> [DIRECTIONS FOR THIS TASK]: Scan the records and identify every line in which the string "Using" occurs, then return those lines.

Saved data entries:
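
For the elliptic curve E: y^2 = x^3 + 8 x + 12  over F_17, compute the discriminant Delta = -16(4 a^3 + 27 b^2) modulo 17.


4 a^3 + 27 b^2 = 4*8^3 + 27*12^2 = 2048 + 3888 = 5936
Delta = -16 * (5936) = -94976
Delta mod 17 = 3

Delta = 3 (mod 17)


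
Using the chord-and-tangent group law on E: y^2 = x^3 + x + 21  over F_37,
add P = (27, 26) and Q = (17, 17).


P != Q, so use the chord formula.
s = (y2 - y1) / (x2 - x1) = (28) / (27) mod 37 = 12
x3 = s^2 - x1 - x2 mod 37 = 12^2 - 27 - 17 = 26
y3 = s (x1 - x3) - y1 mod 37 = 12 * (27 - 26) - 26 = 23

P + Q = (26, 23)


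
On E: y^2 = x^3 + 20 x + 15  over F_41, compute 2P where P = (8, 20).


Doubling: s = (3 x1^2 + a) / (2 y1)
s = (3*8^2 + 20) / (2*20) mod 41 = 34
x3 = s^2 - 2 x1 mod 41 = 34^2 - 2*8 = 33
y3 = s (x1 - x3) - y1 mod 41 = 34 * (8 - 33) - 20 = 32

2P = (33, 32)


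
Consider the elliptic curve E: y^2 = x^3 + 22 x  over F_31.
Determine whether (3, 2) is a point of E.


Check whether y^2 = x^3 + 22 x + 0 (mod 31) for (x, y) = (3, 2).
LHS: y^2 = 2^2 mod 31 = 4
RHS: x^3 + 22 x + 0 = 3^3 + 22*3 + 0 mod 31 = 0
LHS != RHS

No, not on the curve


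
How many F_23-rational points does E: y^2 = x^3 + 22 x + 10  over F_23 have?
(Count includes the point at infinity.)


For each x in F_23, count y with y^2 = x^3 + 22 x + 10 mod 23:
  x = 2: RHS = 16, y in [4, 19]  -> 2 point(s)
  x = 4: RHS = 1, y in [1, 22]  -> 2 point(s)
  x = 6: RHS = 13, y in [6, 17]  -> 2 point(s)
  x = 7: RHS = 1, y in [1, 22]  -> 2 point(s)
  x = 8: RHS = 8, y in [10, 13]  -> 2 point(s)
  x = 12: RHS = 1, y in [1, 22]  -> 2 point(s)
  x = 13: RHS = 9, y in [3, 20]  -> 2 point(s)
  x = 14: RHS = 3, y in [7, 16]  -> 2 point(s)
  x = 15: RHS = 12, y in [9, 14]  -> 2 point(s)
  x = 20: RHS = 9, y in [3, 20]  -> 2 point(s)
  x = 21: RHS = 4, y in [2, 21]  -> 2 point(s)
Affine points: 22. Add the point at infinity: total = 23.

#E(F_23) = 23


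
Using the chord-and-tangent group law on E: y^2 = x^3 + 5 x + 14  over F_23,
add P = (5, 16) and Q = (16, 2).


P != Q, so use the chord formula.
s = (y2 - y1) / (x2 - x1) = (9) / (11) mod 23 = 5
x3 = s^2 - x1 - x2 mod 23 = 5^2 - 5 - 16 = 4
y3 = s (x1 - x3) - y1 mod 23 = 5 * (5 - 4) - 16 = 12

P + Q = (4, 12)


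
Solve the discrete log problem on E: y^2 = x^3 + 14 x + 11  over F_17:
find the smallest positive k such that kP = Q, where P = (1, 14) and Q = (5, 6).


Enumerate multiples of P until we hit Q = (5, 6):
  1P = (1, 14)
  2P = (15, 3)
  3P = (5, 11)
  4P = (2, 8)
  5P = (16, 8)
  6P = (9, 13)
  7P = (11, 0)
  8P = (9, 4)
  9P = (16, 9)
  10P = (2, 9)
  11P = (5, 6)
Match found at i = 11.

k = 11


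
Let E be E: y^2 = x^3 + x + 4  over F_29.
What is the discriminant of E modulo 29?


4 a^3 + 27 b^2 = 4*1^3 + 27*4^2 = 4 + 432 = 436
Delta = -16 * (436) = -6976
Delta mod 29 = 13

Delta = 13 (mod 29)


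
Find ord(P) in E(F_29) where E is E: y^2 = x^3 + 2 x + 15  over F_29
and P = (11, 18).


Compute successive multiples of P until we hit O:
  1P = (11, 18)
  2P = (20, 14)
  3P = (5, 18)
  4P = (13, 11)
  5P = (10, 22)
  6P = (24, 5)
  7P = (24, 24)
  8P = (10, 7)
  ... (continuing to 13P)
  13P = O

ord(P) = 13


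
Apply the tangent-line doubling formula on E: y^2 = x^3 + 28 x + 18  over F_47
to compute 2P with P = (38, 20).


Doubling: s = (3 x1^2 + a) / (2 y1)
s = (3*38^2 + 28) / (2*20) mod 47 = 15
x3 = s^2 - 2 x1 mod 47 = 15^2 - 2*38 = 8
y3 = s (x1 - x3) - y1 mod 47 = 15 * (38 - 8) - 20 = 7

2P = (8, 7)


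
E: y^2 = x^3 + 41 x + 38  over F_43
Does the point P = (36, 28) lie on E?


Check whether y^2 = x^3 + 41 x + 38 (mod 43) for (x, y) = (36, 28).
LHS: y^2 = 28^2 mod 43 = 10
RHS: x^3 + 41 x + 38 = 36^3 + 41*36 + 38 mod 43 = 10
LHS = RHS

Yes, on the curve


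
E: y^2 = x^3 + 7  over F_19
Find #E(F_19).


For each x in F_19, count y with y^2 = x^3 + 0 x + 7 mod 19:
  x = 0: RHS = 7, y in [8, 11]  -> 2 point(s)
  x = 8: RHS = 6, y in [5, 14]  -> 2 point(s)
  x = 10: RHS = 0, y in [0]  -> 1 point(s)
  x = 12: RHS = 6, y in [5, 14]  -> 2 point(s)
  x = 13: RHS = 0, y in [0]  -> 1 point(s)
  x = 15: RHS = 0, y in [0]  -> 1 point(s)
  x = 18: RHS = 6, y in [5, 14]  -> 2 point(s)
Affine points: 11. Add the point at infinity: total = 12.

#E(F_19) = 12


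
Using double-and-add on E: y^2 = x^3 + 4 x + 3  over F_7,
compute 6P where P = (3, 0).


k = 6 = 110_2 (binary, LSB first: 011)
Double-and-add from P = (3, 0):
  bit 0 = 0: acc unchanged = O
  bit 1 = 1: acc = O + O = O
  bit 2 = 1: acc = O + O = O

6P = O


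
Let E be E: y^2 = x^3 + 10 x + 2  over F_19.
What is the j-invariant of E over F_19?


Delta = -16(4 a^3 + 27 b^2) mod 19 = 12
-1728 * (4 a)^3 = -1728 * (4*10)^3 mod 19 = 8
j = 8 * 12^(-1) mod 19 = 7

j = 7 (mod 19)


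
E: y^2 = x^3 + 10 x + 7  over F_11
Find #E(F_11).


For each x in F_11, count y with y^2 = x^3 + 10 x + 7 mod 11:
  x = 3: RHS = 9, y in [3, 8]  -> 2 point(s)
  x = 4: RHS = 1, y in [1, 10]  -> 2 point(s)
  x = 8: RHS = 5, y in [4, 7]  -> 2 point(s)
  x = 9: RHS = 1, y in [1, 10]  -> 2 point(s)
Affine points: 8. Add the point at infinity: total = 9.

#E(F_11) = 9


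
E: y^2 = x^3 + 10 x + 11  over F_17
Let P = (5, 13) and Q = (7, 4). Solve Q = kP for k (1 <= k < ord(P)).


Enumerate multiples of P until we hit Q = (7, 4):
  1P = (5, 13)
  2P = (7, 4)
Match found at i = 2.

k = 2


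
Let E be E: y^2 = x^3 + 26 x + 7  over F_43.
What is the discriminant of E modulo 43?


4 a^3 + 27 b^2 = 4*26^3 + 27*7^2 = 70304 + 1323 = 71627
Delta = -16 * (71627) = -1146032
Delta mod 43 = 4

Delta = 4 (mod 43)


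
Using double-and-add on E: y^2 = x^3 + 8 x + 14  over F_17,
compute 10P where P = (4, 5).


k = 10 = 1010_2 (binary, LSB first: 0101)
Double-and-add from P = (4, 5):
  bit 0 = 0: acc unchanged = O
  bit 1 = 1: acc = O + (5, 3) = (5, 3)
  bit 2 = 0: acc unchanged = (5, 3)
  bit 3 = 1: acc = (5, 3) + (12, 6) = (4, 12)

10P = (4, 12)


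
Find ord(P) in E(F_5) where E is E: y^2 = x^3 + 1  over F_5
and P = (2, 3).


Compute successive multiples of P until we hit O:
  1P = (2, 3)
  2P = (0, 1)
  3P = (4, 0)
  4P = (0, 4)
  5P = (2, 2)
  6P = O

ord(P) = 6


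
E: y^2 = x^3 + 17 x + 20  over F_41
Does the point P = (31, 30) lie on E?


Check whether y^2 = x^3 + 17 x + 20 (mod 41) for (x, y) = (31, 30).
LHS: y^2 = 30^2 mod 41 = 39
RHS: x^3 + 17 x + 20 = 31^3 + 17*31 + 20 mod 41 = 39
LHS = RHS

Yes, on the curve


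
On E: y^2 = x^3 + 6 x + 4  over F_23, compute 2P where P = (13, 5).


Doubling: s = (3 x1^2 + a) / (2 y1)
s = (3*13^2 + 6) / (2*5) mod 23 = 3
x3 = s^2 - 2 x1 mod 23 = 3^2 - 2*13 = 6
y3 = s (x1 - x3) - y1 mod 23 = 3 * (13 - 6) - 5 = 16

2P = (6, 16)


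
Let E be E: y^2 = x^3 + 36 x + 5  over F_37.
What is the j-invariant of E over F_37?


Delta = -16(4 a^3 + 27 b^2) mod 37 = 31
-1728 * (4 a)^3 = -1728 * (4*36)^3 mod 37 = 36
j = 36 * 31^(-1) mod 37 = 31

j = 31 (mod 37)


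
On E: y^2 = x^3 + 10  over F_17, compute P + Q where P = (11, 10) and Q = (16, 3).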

> [TASK SOLUTION]:
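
Using the chord-and-tangent group law on E: y^2 = x^3 + x + 21  over F_37,
Using the chord-and-tangent group law on E: y^2 = x^3 + 5 x + 14  over F_23,
Using double-and-add on E: y^2 = x^3 + 4 x + 3  over F_7,
Using double-and-add on E: y^2 = x^3 + 8 x + 14  over F_17,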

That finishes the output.